_PROBLEM TO WORK ON_: Instruction for the data below: set down exactly the lines from the line with "- X meets Y: X" to the line with "Touching at a", inclusive, and no others.

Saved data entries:
-=-=-=-=-

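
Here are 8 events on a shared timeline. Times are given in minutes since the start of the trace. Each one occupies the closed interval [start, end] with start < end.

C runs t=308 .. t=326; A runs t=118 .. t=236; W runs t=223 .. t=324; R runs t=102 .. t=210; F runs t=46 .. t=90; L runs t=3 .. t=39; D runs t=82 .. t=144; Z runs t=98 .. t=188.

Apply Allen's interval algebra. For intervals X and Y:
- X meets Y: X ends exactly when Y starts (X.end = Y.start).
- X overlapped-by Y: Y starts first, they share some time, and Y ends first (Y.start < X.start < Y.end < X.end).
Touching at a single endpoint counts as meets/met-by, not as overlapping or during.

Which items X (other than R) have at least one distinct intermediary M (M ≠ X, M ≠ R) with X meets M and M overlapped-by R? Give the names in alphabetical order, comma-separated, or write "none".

Target R = [t=102, t=210].
Intermediaries M with M overlapped-by R: A.
Via A — items with X meets A: none.
Union: none.

none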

-=-=-=-=-

_RESULT OF THE TASK_:
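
- X meets Y: X ends exactly when Y starts (X.end = Y.start).
- X overlapped-by Y: Y starts first, they share some time, and Y ends first (Y.start < X.start < Y.end < X.end).
Touching at a single endpoint counts as meets/met-by, not as overlapping or during.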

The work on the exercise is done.